[[ Material for this task open ]]

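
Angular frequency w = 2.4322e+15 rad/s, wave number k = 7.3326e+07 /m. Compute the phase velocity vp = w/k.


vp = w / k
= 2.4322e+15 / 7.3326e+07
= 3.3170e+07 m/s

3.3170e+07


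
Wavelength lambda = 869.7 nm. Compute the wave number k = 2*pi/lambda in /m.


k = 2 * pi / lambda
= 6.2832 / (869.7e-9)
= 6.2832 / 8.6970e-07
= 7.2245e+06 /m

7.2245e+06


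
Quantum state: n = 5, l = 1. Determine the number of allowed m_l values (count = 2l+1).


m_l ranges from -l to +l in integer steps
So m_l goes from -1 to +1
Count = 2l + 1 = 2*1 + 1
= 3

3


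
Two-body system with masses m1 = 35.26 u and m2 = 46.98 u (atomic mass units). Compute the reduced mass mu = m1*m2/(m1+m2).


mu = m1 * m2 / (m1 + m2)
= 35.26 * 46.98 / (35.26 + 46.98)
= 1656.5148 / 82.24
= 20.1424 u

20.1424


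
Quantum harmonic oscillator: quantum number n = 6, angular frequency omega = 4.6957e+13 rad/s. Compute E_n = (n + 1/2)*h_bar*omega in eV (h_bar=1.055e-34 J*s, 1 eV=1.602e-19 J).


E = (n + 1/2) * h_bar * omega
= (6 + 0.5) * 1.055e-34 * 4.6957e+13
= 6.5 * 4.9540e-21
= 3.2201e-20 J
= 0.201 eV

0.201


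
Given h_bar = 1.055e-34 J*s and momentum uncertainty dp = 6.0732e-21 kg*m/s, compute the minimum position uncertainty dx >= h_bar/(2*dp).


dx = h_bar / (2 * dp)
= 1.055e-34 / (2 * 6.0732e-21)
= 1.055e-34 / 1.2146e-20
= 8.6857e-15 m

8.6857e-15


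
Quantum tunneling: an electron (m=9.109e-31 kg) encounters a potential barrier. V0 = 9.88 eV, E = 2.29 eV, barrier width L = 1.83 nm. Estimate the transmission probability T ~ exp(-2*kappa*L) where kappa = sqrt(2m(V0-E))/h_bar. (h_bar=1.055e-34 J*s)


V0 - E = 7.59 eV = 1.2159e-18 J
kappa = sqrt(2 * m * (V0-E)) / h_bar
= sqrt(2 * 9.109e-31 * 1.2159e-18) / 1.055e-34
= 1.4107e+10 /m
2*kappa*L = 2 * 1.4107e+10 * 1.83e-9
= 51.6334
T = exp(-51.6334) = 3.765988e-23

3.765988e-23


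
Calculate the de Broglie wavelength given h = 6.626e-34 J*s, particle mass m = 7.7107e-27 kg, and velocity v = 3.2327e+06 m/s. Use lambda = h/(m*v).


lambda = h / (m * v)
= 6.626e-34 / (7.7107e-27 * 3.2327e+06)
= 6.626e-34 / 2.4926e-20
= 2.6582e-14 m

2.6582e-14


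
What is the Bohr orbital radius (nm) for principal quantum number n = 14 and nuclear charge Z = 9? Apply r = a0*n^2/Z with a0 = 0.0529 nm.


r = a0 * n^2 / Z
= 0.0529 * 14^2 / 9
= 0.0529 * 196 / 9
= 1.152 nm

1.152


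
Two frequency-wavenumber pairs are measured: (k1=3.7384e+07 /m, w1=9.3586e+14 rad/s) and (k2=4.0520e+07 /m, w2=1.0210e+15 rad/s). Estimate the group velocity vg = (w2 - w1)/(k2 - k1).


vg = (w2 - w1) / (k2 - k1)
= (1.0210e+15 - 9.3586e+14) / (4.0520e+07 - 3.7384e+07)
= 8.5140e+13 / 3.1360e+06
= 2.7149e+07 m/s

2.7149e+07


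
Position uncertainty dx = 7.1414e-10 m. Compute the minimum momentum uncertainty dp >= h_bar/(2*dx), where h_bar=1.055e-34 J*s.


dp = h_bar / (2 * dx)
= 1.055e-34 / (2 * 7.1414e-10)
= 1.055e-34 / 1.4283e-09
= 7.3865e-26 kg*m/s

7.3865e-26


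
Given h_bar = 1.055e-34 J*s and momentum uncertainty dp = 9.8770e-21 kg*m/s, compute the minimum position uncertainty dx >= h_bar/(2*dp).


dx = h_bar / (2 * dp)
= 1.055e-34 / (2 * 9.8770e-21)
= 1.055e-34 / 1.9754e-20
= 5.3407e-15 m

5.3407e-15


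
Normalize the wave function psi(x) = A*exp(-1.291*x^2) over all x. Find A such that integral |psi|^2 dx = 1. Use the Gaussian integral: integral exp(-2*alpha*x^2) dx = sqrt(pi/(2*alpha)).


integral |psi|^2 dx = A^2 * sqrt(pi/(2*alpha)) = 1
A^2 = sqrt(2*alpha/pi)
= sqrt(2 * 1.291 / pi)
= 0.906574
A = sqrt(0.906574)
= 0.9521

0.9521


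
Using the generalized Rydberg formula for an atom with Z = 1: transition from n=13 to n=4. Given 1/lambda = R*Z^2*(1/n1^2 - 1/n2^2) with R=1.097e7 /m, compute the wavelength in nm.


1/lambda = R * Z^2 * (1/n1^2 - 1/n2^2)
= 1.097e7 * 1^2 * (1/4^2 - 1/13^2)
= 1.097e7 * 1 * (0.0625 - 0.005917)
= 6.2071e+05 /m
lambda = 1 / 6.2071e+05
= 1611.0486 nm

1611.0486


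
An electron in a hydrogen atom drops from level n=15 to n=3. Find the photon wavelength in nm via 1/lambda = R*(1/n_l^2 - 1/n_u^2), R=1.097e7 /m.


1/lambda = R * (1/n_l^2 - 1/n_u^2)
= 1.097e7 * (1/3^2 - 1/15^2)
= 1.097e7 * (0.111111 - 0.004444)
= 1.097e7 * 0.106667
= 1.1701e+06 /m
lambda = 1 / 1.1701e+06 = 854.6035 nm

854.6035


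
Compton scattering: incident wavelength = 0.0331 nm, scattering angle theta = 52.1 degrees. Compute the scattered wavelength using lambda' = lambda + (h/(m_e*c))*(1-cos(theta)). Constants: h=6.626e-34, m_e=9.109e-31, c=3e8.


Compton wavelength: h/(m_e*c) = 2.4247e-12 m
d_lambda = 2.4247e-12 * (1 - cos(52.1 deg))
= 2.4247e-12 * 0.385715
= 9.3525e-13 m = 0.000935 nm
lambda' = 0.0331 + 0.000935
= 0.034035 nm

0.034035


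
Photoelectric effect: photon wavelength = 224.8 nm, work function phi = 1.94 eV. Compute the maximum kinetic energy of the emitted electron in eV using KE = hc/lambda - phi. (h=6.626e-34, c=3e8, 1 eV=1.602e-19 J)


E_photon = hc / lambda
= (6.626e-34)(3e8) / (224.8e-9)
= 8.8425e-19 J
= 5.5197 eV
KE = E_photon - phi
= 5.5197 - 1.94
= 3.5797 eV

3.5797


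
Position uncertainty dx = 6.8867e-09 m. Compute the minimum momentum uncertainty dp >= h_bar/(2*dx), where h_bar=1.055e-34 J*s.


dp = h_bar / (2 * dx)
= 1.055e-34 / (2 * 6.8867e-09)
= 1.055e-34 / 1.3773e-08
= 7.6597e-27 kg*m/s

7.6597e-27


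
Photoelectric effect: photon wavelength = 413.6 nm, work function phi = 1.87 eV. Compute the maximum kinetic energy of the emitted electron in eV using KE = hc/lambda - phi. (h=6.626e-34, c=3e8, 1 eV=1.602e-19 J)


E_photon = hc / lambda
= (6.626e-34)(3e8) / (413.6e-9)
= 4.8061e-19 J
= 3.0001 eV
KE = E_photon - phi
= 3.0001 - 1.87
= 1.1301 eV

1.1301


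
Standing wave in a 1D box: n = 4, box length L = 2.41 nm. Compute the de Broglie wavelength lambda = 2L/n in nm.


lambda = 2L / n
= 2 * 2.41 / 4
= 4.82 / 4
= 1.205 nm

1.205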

[[ Material for this task closed ]]
[[ Material for this task open ]]

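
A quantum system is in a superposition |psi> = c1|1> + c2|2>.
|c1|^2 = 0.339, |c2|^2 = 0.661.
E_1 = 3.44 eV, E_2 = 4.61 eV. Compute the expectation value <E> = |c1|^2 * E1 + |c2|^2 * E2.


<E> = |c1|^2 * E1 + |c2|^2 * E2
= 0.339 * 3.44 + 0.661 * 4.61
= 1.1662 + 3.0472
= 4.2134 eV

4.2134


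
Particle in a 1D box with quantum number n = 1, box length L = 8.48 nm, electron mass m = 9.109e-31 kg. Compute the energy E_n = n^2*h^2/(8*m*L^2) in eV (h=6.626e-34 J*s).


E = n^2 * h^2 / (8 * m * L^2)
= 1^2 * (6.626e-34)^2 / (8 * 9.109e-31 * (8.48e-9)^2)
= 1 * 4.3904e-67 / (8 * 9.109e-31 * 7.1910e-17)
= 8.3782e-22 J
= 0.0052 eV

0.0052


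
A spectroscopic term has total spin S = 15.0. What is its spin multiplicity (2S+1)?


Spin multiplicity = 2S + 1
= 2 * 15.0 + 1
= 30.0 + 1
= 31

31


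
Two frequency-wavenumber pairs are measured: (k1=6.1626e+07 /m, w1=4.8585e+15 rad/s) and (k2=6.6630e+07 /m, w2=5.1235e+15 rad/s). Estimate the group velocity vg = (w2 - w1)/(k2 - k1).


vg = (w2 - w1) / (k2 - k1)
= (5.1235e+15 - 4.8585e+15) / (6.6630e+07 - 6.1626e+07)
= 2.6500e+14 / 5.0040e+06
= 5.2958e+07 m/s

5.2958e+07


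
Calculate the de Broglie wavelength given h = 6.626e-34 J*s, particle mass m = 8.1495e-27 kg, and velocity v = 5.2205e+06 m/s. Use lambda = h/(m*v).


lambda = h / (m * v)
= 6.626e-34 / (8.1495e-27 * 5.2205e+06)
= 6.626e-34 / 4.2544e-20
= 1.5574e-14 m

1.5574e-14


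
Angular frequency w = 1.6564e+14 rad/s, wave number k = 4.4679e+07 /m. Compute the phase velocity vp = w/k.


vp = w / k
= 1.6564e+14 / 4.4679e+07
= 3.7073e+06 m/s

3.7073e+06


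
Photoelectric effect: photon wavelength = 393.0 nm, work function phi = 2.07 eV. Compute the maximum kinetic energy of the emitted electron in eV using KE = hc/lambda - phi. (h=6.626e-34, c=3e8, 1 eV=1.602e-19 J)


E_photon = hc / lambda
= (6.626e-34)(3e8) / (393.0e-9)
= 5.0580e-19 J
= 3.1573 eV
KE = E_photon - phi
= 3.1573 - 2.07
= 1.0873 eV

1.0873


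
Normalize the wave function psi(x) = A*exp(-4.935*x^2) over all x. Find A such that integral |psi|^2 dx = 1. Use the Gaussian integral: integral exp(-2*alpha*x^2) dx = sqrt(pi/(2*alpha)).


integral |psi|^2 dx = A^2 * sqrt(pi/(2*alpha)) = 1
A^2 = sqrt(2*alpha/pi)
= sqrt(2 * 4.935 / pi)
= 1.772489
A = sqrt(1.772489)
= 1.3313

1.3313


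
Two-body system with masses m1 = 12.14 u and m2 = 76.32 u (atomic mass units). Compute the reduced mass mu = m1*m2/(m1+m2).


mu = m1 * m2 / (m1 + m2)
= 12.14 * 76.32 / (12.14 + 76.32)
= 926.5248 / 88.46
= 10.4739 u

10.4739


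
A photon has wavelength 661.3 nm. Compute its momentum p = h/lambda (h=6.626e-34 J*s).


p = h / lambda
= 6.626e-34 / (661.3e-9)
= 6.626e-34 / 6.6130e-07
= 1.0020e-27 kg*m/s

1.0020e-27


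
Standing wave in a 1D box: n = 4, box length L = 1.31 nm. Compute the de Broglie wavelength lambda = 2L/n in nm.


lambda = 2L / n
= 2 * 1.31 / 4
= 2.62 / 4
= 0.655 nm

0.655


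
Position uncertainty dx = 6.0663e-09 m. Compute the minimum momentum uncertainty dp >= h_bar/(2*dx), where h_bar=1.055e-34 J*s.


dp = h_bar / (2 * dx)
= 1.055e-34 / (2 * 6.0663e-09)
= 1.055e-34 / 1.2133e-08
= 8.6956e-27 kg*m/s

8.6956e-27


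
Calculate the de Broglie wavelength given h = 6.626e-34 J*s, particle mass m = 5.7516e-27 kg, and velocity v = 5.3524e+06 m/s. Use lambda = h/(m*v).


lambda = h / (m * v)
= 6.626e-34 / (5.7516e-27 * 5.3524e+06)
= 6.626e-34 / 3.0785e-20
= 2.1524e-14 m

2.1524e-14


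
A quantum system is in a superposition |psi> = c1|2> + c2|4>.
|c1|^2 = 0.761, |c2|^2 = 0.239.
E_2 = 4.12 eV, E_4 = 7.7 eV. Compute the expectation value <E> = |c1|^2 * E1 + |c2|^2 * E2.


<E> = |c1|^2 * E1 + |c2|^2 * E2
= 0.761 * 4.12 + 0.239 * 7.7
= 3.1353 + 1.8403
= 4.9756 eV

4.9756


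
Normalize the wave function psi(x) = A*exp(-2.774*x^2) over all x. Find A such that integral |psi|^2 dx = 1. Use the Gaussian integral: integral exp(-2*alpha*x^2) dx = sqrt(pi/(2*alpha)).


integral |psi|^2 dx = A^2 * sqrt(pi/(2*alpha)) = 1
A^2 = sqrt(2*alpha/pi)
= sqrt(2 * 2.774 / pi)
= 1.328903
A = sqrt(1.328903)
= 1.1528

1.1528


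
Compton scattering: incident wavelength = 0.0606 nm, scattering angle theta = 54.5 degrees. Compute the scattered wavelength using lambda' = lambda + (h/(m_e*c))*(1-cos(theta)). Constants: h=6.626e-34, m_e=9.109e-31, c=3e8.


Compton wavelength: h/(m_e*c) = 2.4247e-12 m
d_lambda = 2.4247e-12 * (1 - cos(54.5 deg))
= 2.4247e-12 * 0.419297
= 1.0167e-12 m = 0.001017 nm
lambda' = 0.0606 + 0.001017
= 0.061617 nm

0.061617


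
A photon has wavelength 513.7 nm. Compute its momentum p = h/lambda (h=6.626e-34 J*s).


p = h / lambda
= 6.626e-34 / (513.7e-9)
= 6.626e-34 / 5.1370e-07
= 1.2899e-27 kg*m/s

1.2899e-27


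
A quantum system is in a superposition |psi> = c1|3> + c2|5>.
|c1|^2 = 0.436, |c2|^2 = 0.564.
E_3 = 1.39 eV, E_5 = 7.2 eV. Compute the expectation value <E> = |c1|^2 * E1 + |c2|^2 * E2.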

[[ Material for this task closed ]]

— Exercise —
Go through the records above and copy every line with the word "superposition".

— Solved problem —
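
A quantum system is in a superposition |psi> = c1|1> + c2|2>.
A quantum system is in a superposition |psi> = c1|2> + c2|4>.
A quantum system is in a superposition |psi> = c1|3> + c2|5>.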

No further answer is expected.